*** INFORMATION SHOWN ***

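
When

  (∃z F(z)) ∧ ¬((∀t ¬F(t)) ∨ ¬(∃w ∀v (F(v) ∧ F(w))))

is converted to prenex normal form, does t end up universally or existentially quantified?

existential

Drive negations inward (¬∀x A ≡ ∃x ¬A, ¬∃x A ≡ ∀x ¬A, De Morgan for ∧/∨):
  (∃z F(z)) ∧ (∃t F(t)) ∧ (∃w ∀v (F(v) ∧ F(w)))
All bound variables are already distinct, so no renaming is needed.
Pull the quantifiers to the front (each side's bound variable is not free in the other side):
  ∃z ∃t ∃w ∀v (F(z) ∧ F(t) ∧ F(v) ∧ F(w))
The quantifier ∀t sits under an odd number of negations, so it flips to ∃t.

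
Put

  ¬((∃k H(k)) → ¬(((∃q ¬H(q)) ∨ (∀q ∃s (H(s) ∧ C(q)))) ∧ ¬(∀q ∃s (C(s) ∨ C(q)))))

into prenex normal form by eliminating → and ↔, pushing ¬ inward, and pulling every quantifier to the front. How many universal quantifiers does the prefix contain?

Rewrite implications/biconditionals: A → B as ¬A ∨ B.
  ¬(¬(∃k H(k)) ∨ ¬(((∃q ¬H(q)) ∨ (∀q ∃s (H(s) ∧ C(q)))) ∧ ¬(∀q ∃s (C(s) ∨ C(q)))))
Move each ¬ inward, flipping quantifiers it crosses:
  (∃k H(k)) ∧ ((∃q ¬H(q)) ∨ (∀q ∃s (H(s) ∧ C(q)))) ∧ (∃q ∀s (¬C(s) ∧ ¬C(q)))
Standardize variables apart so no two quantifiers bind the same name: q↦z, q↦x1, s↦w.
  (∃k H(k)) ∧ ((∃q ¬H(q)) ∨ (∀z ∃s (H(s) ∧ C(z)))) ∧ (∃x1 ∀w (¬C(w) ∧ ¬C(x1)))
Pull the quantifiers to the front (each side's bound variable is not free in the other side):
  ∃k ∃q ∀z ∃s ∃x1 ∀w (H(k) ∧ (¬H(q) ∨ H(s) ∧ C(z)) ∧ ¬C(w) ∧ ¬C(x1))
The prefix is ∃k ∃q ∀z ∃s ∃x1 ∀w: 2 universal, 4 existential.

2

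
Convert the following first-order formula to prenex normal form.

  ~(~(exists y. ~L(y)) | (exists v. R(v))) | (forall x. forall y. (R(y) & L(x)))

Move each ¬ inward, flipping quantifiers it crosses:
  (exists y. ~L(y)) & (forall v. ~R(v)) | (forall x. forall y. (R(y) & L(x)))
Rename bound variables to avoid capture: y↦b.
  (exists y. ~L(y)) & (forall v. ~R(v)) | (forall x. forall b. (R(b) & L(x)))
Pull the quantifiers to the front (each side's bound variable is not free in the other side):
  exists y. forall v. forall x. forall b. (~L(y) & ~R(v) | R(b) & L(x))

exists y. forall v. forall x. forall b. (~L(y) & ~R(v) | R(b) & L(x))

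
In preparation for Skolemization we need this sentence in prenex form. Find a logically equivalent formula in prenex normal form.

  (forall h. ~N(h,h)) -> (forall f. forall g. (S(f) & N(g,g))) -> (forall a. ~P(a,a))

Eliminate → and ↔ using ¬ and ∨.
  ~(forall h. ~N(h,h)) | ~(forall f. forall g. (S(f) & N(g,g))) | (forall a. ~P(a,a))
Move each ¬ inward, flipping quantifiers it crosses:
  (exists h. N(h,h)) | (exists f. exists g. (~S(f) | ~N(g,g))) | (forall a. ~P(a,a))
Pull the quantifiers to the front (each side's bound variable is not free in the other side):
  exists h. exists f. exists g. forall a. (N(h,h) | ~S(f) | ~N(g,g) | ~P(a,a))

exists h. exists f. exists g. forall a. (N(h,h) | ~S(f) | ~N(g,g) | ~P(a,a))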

*** End of INFORMATION SHOWN ***
*** INFORMATION SHOWN ***

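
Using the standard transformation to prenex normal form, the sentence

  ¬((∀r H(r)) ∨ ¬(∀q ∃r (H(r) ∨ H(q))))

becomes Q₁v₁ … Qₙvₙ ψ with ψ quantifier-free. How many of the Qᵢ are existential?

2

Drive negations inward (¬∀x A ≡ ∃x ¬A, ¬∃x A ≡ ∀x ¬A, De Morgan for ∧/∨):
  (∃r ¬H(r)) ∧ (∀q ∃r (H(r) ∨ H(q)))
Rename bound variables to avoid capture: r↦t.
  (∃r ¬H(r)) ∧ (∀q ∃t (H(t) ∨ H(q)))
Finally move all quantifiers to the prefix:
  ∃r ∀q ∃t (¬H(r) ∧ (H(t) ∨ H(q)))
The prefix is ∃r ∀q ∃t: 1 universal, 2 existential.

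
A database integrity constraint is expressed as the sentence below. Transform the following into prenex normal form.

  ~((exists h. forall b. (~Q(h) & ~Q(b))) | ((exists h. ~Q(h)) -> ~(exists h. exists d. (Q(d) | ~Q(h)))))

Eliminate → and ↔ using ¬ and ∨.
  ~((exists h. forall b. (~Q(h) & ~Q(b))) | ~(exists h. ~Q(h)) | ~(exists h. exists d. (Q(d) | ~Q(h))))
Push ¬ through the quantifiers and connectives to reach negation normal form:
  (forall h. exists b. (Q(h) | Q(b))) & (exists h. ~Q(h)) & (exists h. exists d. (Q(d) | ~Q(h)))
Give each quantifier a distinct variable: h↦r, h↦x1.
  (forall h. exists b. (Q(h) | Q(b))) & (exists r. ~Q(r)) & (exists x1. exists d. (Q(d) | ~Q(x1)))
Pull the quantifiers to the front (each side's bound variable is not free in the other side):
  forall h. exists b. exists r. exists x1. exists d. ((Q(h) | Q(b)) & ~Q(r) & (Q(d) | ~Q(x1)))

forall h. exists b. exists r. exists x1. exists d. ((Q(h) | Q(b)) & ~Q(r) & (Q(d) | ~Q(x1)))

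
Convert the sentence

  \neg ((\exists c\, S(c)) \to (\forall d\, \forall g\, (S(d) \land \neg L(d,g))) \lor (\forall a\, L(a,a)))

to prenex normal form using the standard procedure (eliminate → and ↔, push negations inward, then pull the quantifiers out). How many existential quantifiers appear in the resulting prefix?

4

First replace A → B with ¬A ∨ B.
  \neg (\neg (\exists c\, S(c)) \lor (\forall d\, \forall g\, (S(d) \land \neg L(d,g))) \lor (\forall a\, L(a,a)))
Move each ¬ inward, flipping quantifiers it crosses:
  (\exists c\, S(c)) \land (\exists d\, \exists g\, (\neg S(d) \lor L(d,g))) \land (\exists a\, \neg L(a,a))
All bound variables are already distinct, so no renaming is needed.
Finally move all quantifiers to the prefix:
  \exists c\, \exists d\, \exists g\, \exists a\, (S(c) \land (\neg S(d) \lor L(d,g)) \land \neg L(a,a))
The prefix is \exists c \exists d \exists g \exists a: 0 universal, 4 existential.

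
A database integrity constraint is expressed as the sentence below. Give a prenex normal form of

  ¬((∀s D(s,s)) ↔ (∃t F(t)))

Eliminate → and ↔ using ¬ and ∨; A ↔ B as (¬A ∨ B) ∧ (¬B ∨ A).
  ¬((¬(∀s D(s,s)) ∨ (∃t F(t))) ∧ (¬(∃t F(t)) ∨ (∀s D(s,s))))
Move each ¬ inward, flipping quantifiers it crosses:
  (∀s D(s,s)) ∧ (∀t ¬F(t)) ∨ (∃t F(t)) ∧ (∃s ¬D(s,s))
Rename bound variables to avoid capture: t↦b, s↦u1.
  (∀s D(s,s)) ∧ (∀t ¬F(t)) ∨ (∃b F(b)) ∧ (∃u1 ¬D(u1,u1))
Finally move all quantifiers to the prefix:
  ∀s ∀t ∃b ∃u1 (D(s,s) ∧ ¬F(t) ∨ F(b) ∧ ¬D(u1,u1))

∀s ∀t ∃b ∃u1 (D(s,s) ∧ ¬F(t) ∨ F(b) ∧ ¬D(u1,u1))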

*** End of INFORMATION SHOWN ***

▸ PROBLEM TO SOLVE
In the entries above, find lines with "formula" and copy each.

▸ EXERCISE SOLUTION
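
Convert the following first-order formula to prenex normal form.
In preparation for Skolemization we need this sentence in prenex form. Find a logically equivalent formula in prenex normal form.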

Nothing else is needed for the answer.